# PROBLEM
Reproduce each record in the listing below exactly as written.

── DATA SHOWN

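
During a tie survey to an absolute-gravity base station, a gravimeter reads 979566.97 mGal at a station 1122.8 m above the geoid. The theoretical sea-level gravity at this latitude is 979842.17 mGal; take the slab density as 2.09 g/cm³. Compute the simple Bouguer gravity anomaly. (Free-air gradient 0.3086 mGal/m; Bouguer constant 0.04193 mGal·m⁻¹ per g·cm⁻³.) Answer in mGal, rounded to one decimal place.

Free-air correction = 0.3086 × 1122.8 = 346.50 mGal
Free-air anomaly = 979566.97 − 979842.17 + (346.50) = 71.30 mGal
Bouguer slab correction = 0.04193 × 2.09 × 1122.8 = 98.40 mGal
Simple Bouguer anomaly = 71.30 − (98.40) = -27.10 mGal

-27.1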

────

# RESPONSE BOX
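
During a tie survey to an absolute-gravity base station, a gravimeter reads 979566.97 mGal at a station 1122.8 m above the geoid. The theoretical sea-level gravity at this latitude is 979842.17 mGal; take the slab density as 2.09 g/cm³. Compute the simple Bouguer gravity anomaly. (Free-air gradient 0.3086 mGal/m; Bouguer constant 0.04193 mGal·m⁻¹ per g·cm⁻³.) Answer in mGal, rounded to one decimal place.

Free-air correction = 0.3086 × 1122.8 = 346.50 mGal
Free-air anomaly = 979566.97 − 979842.17 + (346.50) = 71.30 mGal
Bouguer slab correction = 0.04193 × 2.09 × 1122.8 = 98.40 mGal
Simple Bouguer anomaly = 71.30 − (98.40) = -27.10 mGal

-27.1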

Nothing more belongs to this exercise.